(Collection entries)

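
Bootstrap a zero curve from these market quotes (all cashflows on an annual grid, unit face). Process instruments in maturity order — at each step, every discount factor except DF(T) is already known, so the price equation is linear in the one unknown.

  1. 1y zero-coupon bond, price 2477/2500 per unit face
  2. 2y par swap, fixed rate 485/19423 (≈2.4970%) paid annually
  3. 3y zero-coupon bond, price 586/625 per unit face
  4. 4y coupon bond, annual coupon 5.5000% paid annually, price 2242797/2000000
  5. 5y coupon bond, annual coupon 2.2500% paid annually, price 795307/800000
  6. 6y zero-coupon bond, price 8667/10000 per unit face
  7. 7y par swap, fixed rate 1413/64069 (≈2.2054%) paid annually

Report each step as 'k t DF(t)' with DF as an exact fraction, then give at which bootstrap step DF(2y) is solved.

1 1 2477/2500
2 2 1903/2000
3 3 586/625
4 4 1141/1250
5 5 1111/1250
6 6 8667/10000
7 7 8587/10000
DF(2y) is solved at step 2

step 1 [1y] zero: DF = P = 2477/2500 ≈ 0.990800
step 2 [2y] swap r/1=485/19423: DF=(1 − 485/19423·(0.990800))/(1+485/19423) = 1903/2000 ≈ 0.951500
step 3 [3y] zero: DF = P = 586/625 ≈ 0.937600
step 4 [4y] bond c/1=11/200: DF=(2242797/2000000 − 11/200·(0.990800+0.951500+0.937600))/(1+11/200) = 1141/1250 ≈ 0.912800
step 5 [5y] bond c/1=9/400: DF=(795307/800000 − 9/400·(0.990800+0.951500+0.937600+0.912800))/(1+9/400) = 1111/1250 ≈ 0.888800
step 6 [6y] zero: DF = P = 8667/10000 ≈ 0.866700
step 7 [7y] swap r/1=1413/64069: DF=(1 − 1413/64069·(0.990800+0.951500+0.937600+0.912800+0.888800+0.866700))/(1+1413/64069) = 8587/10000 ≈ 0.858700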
==
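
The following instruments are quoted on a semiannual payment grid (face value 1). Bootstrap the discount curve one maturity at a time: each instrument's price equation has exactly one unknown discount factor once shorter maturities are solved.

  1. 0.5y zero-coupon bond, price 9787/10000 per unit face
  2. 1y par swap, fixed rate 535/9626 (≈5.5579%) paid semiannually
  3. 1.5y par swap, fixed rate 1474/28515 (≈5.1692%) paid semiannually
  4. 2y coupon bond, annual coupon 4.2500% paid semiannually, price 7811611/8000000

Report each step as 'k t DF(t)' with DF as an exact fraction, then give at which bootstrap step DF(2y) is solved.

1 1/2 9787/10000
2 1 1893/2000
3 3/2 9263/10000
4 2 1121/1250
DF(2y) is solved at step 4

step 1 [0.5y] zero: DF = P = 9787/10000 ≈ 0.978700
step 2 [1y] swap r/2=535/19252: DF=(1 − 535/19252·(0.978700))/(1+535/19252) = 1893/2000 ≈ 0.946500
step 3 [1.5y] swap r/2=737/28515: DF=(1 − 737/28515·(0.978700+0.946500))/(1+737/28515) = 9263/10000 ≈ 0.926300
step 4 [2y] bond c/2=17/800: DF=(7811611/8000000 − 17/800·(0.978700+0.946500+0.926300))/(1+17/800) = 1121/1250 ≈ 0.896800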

YOUR ASSIGNMENT »
All lines of the records containing "rate" should be shown.

FINAL ANSWER »
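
  2. 2y par swap, fixed rate 485/19423 (≈2.4970%) paid annually
  7. 7y par swap, fixed rate 1413/64069 (≈2.2054%) paid annually
  2. 1y par swap, fixed rate 535/9626 (≈5.5579%) paid semiannually
  3. 1.5y par swap, fixed rate 1474/28515 (≈5.1692%) paid semiannually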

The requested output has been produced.